Transcribe the line containing "n = 39, sample" and every line after it, exactly, through the end of the records.

▼

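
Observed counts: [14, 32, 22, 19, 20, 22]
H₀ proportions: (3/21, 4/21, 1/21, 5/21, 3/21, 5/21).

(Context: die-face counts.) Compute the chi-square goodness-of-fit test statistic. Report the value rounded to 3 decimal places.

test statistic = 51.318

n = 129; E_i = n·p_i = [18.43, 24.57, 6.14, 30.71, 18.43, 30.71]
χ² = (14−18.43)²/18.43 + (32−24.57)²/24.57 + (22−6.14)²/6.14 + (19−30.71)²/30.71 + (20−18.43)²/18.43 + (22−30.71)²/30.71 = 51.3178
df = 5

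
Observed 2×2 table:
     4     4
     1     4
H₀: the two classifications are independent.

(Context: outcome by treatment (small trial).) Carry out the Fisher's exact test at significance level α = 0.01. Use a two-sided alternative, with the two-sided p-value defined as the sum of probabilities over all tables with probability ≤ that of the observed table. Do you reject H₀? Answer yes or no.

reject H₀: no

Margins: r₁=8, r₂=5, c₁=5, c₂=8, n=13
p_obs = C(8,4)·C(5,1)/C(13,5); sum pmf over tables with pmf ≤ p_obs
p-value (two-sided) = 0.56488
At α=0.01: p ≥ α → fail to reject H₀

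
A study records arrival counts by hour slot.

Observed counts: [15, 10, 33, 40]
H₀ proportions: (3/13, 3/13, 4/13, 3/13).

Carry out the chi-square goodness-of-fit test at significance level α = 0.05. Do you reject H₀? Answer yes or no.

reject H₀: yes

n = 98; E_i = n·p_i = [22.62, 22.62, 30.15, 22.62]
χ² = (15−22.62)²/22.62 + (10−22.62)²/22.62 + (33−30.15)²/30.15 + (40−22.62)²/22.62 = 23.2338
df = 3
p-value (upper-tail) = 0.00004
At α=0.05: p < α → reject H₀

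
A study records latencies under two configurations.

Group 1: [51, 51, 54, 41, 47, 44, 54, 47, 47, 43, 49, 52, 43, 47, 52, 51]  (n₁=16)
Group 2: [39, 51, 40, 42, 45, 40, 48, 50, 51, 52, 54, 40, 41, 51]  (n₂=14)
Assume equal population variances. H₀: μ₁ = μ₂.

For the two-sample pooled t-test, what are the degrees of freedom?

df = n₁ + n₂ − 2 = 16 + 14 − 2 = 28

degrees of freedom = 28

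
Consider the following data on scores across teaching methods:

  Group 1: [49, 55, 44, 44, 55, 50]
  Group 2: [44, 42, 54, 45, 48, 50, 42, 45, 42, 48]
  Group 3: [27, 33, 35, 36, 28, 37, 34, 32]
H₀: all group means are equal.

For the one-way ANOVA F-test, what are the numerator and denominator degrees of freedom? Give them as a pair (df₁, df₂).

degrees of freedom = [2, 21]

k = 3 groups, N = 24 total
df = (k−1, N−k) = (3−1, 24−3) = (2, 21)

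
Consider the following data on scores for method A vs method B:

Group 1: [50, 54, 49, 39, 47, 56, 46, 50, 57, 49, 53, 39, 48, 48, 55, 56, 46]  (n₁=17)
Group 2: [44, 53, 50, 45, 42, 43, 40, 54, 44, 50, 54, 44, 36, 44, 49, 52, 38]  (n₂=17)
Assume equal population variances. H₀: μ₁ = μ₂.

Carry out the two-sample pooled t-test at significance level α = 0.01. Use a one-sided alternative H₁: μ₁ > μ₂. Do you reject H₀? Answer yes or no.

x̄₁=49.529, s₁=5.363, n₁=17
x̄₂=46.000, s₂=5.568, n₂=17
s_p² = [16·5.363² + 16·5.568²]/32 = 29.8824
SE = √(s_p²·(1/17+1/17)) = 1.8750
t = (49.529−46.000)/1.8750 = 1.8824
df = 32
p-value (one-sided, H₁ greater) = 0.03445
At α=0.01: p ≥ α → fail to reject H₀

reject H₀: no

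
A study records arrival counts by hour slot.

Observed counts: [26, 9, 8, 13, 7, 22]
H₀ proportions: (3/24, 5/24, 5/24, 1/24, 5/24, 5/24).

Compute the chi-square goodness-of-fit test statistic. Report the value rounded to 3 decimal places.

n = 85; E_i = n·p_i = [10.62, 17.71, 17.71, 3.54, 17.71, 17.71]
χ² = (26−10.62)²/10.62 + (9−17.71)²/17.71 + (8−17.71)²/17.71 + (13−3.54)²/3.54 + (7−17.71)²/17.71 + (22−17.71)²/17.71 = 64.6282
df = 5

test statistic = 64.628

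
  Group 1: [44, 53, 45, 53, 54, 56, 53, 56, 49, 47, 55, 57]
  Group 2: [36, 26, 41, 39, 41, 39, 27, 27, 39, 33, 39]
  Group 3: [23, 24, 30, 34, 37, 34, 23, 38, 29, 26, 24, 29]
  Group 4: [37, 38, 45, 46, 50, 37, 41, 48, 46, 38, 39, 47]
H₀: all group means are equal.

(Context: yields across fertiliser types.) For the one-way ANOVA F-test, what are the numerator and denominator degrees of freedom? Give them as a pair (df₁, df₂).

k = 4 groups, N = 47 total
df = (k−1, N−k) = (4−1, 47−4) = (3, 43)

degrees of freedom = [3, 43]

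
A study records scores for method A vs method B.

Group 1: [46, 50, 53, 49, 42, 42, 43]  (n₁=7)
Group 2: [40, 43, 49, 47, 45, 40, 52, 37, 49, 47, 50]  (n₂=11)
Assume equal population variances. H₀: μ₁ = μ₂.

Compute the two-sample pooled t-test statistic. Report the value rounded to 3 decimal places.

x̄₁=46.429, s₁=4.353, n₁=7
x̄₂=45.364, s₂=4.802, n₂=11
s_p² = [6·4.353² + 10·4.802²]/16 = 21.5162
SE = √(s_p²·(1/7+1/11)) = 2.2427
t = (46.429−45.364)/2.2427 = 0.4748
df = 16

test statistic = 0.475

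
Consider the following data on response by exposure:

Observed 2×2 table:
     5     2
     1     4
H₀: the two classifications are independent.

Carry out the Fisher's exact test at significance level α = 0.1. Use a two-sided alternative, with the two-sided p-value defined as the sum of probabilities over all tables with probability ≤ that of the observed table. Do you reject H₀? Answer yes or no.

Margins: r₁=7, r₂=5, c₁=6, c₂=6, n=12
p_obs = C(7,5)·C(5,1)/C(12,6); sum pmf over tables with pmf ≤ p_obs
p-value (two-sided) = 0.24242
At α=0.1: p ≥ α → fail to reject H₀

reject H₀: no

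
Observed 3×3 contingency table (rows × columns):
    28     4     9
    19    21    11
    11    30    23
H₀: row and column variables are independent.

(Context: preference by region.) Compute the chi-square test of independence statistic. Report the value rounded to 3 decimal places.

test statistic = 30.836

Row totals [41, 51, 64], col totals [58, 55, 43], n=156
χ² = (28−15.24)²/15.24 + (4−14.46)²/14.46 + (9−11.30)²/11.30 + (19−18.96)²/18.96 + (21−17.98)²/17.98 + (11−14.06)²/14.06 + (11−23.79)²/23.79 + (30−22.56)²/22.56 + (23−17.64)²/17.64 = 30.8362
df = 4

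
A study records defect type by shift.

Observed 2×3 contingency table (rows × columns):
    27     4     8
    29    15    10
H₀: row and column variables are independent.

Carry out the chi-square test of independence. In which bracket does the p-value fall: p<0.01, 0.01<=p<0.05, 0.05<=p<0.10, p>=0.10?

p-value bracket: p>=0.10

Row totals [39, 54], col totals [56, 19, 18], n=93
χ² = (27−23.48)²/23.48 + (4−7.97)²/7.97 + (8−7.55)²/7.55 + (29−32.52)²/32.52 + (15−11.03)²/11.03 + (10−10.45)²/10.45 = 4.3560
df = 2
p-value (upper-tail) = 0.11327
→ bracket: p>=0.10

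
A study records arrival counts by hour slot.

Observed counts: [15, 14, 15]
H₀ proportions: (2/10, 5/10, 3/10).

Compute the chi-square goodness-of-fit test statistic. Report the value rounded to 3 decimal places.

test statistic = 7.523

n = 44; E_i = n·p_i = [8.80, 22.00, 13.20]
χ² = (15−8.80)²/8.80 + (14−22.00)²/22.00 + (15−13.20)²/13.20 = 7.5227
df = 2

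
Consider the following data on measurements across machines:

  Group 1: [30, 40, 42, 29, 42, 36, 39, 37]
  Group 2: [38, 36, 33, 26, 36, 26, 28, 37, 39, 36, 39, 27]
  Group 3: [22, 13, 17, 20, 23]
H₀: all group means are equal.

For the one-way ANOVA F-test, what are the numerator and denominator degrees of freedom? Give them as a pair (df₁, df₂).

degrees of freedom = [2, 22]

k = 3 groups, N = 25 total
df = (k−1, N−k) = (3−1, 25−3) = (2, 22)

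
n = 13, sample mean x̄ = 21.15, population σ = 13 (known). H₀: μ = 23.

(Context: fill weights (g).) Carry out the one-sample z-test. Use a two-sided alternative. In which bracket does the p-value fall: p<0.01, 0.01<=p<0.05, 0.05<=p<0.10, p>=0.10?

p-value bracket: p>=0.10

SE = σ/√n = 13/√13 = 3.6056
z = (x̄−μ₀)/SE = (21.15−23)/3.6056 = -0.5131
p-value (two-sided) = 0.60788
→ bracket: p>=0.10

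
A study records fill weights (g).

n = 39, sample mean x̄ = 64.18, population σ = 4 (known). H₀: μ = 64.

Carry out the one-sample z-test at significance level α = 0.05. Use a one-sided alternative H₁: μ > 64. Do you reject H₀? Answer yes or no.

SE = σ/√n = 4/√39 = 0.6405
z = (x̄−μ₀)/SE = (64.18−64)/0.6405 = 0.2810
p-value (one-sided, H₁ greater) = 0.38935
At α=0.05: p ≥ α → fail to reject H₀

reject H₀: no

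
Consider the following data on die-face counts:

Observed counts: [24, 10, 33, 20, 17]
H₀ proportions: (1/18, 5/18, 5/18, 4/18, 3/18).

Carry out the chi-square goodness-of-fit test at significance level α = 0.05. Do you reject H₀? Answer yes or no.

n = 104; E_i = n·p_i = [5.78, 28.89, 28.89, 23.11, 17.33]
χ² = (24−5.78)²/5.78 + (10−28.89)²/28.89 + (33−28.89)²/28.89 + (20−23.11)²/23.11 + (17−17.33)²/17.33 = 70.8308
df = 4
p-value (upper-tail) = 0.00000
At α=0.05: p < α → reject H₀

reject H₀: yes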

▲

- **Result of this task**
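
n = 39, sample mean x̄ = 64.18, population σ = 4 (known). H₀: μ = 64.

Carry out the one-sample z-test at significance level α = 0.05. Use a one-sided alternative H₁: μ > 64. Do you reject H₀? Answer yes or no.

SE = σ/√n = 4/√39 = 0.6405
z = (x̄−μ₀)/SE = (64.18−64)/0.6405 = 0.2810
p-value (one-sided, H₁ greater) = 0.38935
At α=0.05: p ≥ α → fail to reject H₀

reject H₀: no

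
Consider the following data on die-face counts:

Observed counts: [24, 10, 33, 20, 17]
H₀ proportions: (1/18, 5/18, 5/18, 4/18, 3/18).

Carry out the chi-square goodness-of-fit test at significance level α = 0.05. Do you reject H₀? Answer yes or no.

n = 104; E_i = n·p_i = [5.78, 28.89, 28.89, 23.11, 17.33]
χ² = (24−5.78)²/5.78 + (10−28.89)²/28.89 + (33−28.89)²/28.89 + (20−23.11)²/23.11 + (17−17.33)²/17.33 = 70.8308
df = 4
p-value (upper-tail) = 0.00000
At α=0.05: p < α → reject H₀

reject H₀: yes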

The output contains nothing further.